■ **RECORD EXTRACTS**:
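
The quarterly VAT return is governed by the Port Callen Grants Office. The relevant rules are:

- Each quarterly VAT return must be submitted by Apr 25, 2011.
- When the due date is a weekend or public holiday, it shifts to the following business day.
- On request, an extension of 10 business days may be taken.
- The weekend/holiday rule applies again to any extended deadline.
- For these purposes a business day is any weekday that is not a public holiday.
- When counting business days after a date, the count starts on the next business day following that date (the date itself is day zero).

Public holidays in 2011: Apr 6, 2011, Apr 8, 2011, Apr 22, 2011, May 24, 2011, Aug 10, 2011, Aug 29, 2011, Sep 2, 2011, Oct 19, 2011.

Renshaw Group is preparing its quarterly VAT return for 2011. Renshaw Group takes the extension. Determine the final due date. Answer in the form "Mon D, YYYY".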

■ **EXERCISE DESCRIPTION**: Out of the data above, give again only the lines starting at the one holding "- Each quarterly" and ending at the one holding "- For these", unchanged.

■ **TASK RESPONSE**:
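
- Each quarterly VAT return must be submitted by Apr 25, 2011.
- When the due date is a weekend or public holiday, it shifts to the following business day.
- On request, an extension of 10 business days may be taken.
- The weekend/holiday rule applies again to any extended deadline.
- For these purposes a business day is any weekday that is not a public holiday.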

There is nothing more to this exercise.